Supplied data:

◆ ◆ ◆ ◆

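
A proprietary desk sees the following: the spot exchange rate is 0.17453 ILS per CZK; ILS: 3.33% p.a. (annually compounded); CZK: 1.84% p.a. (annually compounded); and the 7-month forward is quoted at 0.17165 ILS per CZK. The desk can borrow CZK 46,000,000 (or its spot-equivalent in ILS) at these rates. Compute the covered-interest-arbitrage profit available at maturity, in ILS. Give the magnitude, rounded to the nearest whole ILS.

T = 7/12 years.
Route A — deposit CZK, sell forward: 46,000,000 × 1.010692542 × 0.17165 = ILS 7,980,327.24.
Route B — convert at spot, deposit ILS: 46,000,000 × 0.17453 × 1.019292316 = ILS 8,183,266.04.
The quoted forward undervalues CZK, so borrow CZK, convert to ILS at spot, deposit the ILS at 3.33%, and buy CZK forward at 0.17165 to cover the loan.
Profit = 8,183,266.04 − 7,980,327.24 = ILS 202,939.

ILS 202,939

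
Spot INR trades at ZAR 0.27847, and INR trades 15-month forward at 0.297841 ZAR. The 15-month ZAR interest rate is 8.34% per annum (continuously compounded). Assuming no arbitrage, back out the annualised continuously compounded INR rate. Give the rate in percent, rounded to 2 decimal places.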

◆ ◆ ◆ ◆

What is needed: Retype the whole of the listing. Nothing may be altered or omitted.

Exercise result:
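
A proprietary desk sees the following: the spot exchange rate is 0.17453 ILS per CZK; ILS: 3.33% p.a. (annually compounded); CZK: 1.84% p.a. (annually compounded); and the 7-month forward is quoted at 0.17165 ILS per CZK. The desk can borrow CZK 46,000,000 (or its spot-equivalent in ILS) at these rates. Compute the covered-interest-arbitrage profit available at maturity, in ILS. Give the magnitude, rounded to the nearest whole ILS.

T = 7/12 years.
Route A — deposit CZK, sell forward: 46,000,000 × 1.010692542 × 0.17165 = ILS 7,980,327.24.
Route B — convert at spot, deposit ILS: 46,000,000 × 0.17453 × 1.019292316 = ILS 8,183,266.04.
The quoted forward undervalues CZK, so borrow CZK, convert to ILS at spot, deposit the ILS at 3.33%, and buy CZK forward at 0.17165 to cover the loan.
Profit = 8,183,266.04 − 7,980,327.24 = ILS 202,939.

ILS 202,939

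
Spot INR trades at ZAR 0.27847, and INR trades 15-month forward at 0.297841 ZAR. The 15-month ZAR interest rate is 8.34% per annum (continuously compounded). Assuming no arbitrage, back out the annualised continuously compounded INR rate. Give the rate in percent, rounded to 2 decimal places.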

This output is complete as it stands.